PROVIDED INFORMATION>
"""

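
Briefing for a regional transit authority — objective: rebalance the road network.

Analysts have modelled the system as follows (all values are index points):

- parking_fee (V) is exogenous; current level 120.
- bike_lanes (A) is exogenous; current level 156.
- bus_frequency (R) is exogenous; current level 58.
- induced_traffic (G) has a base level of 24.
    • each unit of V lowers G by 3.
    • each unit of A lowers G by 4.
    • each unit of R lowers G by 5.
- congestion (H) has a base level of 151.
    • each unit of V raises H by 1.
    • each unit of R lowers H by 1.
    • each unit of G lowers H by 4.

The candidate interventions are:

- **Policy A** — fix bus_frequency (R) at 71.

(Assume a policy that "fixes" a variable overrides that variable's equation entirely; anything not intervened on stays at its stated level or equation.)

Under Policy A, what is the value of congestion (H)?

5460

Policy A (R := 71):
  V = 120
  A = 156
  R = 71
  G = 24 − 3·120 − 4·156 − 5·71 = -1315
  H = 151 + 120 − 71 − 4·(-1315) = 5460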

"""

PROMPT>
Keeping every word and mark as it is, print the entries above.

REPLY>
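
Briefing for a regional transit authority — objective: rebalance the road network.

Analysts have modelled the system as follows (all values are index points):

- parking_fee (V) is exogenous; current level 120.
- bike_lanes (A) is exogenous; current level 156.
- bus_frequency (R) is exogenous; current level 58.
- induced_traffic (G) has a base level of 24.
    • each unit of V lowers G by 3.
    • each unit of A lowers G by 4.
    • each unit of R lowers G by 5.
- congestion (H) has a base level of 151.
    • each unit of V raises H by 1.
    • each unit of R lowers H by 1.
    • each unit of G lowers H by 4.

The candidate interventions are:

- **Policy A** — fix bus_frequency (R) at 71.

(Assume a policy that "fixes" a variable overrides that variable's equation entirely; anything not intervened on stays at its stated level or equation.)

Under Policy A, what is the value of congestion (H)?

5460

Policy A (R := 71):
  V = 120
  A = 156
  R = 71
  G = 24 − 3·120 − 4·156 − 5·71 = -1315
  H = 151 + 120 − 71 − 4·(-1315) = 5460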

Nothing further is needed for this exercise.